Stored data
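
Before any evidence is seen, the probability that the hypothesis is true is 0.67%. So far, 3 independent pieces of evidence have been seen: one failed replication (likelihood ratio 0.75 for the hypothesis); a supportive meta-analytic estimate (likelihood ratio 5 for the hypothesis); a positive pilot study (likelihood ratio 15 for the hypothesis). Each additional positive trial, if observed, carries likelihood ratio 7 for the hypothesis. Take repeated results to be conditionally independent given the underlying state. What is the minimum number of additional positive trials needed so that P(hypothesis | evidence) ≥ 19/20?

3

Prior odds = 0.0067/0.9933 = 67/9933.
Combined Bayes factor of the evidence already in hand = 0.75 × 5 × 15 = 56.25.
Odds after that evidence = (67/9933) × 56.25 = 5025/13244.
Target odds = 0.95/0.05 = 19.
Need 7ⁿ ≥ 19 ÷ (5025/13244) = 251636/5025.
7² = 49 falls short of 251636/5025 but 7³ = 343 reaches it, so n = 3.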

Work instructions
Transcribe the entries exactly.

Task output
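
Before any evidence is seen, the probability that the hypothesis is true is 0.67%. So far, 3 independent pieces of evidence have been seen: one failed replication (likelihood ratio 0.75 for the hypothesis); a supportive meta-analytic estimate (likelihood ratio 5 for the hypothesis); a positive pilot study (likelihood ratio 15 for the hypothesis). Each additional positive trial, if observed, carries likelihood ratio 7 for the hypothesis. Take repeated results to be conditionally independent given the underlying state. What is the minimum number of additional positive trials needed so that P(hypothesis | evidence) ≥ 19/20?

3

Prior odds = 0.0067/0.9933 = 67/9933.
Combined Bayes factor of the evidence already in hand = 0.75 × 5 × 15 = 56.25.
Odds after that evidence = (67/9933) × 56.25 = 5025/13244.
Target odds = 0.95/0.05 = 19.
Need 7ⁿ ≥ 19 ÷ (5025/13244) = 251636/5025.
7² = 49 falls short of 251636/5025 but 7³ = 343 reaches it, so n = 3.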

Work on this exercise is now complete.